What the exercise asks → Take every line from the listing below that contains "beta".

Data for review →
************

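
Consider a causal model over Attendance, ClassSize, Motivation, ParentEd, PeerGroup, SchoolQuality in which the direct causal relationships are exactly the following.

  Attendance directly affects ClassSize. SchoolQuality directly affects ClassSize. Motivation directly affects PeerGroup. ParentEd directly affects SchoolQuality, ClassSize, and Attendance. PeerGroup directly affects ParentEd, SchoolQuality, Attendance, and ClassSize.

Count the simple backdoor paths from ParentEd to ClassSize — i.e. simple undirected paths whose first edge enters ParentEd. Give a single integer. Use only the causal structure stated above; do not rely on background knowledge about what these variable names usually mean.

3

A backdoor path from ParentEd to ClassSize is any simple undirected path whose first edge points into ParentEd (i.e. leaves ParentEd via a parent).
Parents of ParentEd: {PeerGroup}.
Enumerating:
  P1: ParentEd <- PeerGroup -> Attendance -> ClassSize
  P2: ParentEd <- PeerGroup -> SchoolQuality -> ClassSize
  P3: ParentEd <- PeerGroup -> ClassSize
That exhausts the simple backdoor paths. Count: 3.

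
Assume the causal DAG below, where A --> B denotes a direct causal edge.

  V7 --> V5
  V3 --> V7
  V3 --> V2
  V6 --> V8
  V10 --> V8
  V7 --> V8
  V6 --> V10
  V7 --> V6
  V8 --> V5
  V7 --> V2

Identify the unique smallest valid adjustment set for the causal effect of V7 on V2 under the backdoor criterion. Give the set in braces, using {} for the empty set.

{V3}

Variables eligible for adjustment (non-descendants of V7, excluding V7 and V2): {V3}.
Backdoor paths from V7 to V2:
  P1: V7 <- V3 -> V2
The empty set is not sufficient: P1 (V7 <- V3 -> V2) has no collider blocking it and no conditioned non-collider, so it is open.
Try {V3}:
  P1: blocked at fork node V3 ∈ conditioning set.
{V3} contains no descendant of V7 and blocks every backdoor path.
{V3} is the unique smallest valid adjustment set.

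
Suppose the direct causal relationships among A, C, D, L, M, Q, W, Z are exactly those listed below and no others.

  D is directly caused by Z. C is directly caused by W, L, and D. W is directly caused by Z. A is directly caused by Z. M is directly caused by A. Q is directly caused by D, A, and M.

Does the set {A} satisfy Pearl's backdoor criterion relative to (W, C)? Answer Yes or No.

No

Backdoor paths from W to C (paths whose first edge points into W):
  P1: W <- Z -> A -> M -> Q <- D -> C
  P2: W <- Z -> A -> Q <- D -> C
  P3: W <- Z -> D -> C
Condition 1 (no descendant of W in the set): holds — descendants of W are {C}; none are in {A}.
Condition 2 (every backdoor path blocked by {A}):
  P1: blocked at chain node A ∈ conditioning set.
  P2: blocked at chain node A ∈ conditioning set.
  P3: open — no interior node is in the conditioning set.
{A} does not satisfy the backdoor criterion.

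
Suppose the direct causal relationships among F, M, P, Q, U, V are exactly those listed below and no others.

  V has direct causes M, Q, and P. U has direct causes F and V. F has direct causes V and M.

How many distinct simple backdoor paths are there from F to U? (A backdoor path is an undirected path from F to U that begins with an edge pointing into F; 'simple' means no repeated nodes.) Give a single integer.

2

A backdoor path from F to U is any simple undirected path whose first edge points into F (i.e. leaves F via a parent).
Parents of F: {M, V}.
Enumerating:
  P1: F <- M -> V -> U
  P2: F <- V -> U
That exhausts the simple backdoor paths. Count: 2.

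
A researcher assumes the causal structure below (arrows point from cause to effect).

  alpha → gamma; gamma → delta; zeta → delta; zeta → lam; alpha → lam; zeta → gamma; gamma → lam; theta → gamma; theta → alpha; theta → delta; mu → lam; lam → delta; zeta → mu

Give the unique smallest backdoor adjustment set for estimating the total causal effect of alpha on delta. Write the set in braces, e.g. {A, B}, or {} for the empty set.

{theta}

Variables eligible for adjustment (non-descendants of alpha, excluding alpha and delta): {mu, theta, zeta}.
Backdoor paths from alpha to delta:
  P1: alpha <- theta -> gamma <- zeta -> mu -> lam -> delta
  P2: alpha <- theta -> gamma <- zeta -> lam -> delta
  P3: alpha <- theta -> gamma <- zeta -> delta
  P4: alpha <- theta -> gamma -> lam <- zeta -> delta
  P5: alpha <- theta -> gamma -> lam <- mu <- zeta -> delta
  P6: alpha <- theta -> gamma -> lam -> delta
  P7: alpha <- theta -> gamma -> delta
  P8: alpha <- theta -> delta
The empty set is not sufficient: P6 (alpha <- theta -> gamma -> lam -> delta) has no collider blocking it and no conditioned non-collider, so it is open.
Try {theta}:
  P1: blocked at fork node theta ∈ conditioning set.
  P2: blocked at fork node theta ∈ conditioning set.
  P3: blocked at fork node theta ∈ conditioning set.
  P4: blocked at fork node theta ∈ conditioning set.
  P5: blocked at fork node theta ∈ conditioning set.
  P6: blocked at fork node theta ∈ conditioning set.
  P7: blocked at fork node theta ∈ conditioning set.
  P8: blocked at fork node theta ∈ conditioning set.
{theta} contains no descendant of alpha and blocks every backdoor path.
No other singleton works — e.g. {zeta} leaves P6 open — so {theta} is the unique smallest valid adjustment set.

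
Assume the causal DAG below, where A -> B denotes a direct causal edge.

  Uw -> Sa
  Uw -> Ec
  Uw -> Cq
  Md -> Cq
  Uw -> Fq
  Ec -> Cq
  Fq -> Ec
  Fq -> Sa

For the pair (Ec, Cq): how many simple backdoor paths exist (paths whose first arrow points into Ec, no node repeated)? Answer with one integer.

A backdoor path from Ec to Cq is any simple undirected path whose first edge points into Ec (i.e. leaves Ec via a parent).
Parents of Ec: {Fq, Uw}.
Enumerating:
  P1: Ec <- Uw -> Cq
  P2: Ec <- Fq <- Uw -> Cq
  P3: Ec <- Fq -> Sa <- Uw -> Cq
That exhausts the simple backdoor paths. Count: 3.

3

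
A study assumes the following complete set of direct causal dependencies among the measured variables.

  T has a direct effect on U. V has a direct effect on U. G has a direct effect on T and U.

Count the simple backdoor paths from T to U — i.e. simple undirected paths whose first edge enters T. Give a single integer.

1

A backdoor path from T to U is any simple undirected path whose first edge points into T (i.e. leaves T via a parent).
Parents of T: {G}.
Enumerating:
  P1: T <- G -> U
That exhausts the simple backdoor paths. Count: 1.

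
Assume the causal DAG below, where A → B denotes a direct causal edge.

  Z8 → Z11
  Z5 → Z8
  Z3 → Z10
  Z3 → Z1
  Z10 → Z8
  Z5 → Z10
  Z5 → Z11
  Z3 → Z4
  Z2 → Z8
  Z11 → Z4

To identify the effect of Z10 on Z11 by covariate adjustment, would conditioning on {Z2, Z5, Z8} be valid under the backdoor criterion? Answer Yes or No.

No

Backdoor paths from Z10 to Z11 (paths whose first edge points into Z10):
  P1: Z10 <- Z5 -> Z8 -> Z11
  P2: Z10 <- Z5 -> Z11
  P3: Z10 <- Z3 -> Z4 <- Z11
Condition 1 (no descendant of Z10 in the set): FAILS — Z8 is a descendant of Z10.
Condition 2 (every backdoor path blocked by {Z2, Z5, Z8}):
  P1: blocked at fork node Z5 ∈ conditioning set.
  P2: blocked at fork node Z5 ∈ conditioning set.
  P3: blocked at collider Z4 (neither it nor any descendant is in the conditioning set).
{Z2, Z5, Z8} does not satisfy the backdoor criterion.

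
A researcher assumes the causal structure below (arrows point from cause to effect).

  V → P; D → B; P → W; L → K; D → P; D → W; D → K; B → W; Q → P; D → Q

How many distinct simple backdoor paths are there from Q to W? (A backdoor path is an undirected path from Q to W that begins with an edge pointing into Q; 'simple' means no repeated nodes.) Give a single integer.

A backdoor path from Q to W is any simple undirected path whose first edge points into Q (i.e. leaves Q via a parent).
Parents of Q: {D}.
Enumerating:
  P1: Q <- D -> B -> W
  P2: Q <- D -> P -> W
  P3: Q <- D -> W
That exhausts the simple backdoor paths. Count: 3.

3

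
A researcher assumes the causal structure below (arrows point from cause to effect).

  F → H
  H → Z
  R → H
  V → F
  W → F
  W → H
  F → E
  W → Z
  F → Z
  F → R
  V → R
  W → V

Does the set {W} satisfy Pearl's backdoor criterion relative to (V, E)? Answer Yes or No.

Backdoor paths from V to E (paths whose first edge points into V):
  P1: V <- W -> F -> E
  P2: V <- W -> H <- F -> E
  P3: V <- W -> H <- R <- F -> E
  P4: V <- W -> H -> Z <- F -> E
  P5: V <- W -> Z <- F -> E
  P6: V <- W -> Z <- H <- F -> E
  P7: V <- W -> Z <- H <- R <- F -> E
Condition 1 (no descendant of V in the set): holds — descendants of V are {E, F, H, R, Z}; none are in {W}.
Condition 2 (every backdoor path blocked by {W}):
  P1: blocked at fork node W ∈ conditioning set.
  P2: blocked at fork node W ∈ conditioning set.
  P3: blocked at fork node W ∈ conditioning set.
  P4: blocked at fork node W ∈ conditioning set.
  P5: blocked at fork node W ∈ conditioning set.
  P6: blocked at fork node W ∈ conditioning set.
  P7: blocked at fork node W ∈ conditioning set.
{W} satisfies the backdoor criterion.

Yes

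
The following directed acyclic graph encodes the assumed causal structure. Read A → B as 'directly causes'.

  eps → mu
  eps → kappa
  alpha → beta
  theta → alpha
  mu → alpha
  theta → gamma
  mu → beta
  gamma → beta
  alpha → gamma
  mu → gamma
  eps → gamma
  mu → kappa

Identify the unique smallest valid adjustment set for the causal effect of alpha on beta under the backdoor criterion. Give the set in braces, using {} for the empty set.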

************

The answer →
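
  alpha → beta
  mu → beta
  gamma → beta
Identify the unique smallest valid adjustment set for the causal effect of alpha on beta under the backdoor criterion. Give the set in braces, using {} for the empty set.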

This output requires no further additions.